* **Exercise instructions**
Write out again, exactly, the lines below starting at the one with "Calculate each unit's share." and ending at the one with "State each allocation to the nearest $50, adjusting".

* **Data excerpts**

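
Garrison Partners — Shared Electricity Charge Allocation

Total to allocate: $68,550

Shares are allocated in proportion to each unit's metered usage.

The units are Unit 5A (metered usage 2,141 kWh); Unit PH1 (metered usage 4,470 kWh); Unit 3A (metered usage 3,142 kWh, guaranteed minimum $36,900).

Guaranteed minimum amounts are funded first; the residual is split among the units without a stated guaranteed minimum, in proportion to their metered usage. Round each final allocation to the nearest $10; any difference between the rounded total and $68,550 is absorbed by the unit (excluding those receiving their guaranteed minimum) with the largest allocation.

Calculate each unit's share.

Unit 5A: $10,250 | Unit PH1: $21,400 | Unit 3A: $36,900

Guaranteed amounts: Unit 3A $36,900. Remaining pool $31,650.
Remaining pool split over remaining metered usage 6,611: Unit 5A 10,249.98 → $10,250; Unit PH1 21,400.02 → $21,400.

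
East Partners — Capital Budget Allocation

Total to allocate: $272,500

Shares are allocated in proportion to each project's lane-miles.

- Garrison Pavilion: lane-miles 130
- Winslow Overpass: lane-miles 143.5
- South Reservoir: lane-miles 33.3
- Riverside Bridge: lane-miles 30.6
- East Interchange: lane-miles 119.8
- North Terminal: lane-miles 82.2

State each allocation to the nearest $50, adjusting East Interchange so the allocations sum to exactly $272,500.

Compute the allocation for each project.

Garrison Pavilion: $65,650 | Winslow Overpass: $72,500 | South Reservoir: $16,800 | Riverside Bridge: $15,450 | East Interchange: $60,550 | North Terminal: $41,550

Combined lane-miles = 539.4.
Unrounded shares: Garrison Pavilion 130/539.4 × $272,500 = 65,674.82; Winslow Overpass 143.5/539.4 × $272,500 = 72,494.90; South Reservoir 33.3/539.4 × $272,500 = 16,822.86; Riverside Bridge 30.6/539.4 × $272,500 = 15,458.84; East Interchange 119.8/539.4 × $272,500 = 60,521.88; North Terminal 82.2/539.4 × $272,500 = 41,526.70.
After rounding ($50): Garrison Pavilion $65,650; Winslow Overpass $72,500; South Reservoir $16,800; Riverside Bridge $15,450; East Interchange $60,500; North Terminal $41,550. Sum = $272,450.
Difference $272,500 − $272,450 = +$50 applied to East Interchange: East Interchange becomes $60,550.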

...

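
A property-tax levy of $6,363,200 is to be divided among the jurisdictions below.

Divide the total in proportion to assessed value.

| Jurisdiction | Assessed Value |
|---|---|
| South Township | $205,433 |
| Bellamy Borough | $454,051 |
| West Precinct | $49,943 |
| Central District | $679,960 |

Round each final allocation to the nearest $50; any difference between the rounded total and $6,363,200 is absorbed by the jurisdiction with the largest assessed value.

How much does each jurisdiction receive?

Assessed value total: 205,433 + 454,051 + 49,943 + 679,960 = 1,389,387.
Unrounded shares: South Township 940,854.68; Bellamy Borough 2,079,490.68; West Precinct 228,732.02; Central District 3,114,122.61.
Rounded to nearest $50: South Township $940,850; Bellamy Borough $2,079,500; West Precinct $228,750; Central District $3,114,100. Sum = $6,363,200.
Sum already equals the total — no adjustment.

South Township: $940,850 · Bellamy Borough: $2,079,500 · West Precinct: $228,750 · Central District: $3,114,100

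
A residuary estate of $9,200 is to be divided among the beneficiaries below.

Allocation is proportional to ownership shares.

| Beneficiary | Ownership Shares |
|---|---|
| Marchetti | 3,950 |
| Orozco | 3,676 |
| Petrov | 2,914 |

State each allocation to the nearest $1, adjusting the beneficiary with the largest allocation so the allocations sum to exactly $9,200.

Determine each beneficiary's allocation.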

* **Output of the exercise**
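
Calculate each unit's share.

Unit 5A: $10,250 | Unit PH1: $21,400 | Unit 3A: $36,900

Guaranteed amounts: Unit 3A $36,900. Remaining pool $31,650.
Remaining pool split over remaining metered usage 6,611: Unit 5A 10,249.98 → $10,250; Unit PH1 21,400.02 → $21,400.

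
East Partners — Capital Budget Allocation

Total to allocate: $272,500

Shares are allocated in proportion to each project's lane-miles.

- Garrison Pavilion: lane-miles 130
- Winslow Overpass: lane-miles 143.5
- South Reservoir: lane-miles 33.3
- Riverside Bridge: lane-miles 30.6
- East Interchange: lane-miles 119.8
- North Terminal: lane-miles 82.2

State each allocation to the nearest $50, adjusting East Interchange so the allocations sum to exactly $272,500.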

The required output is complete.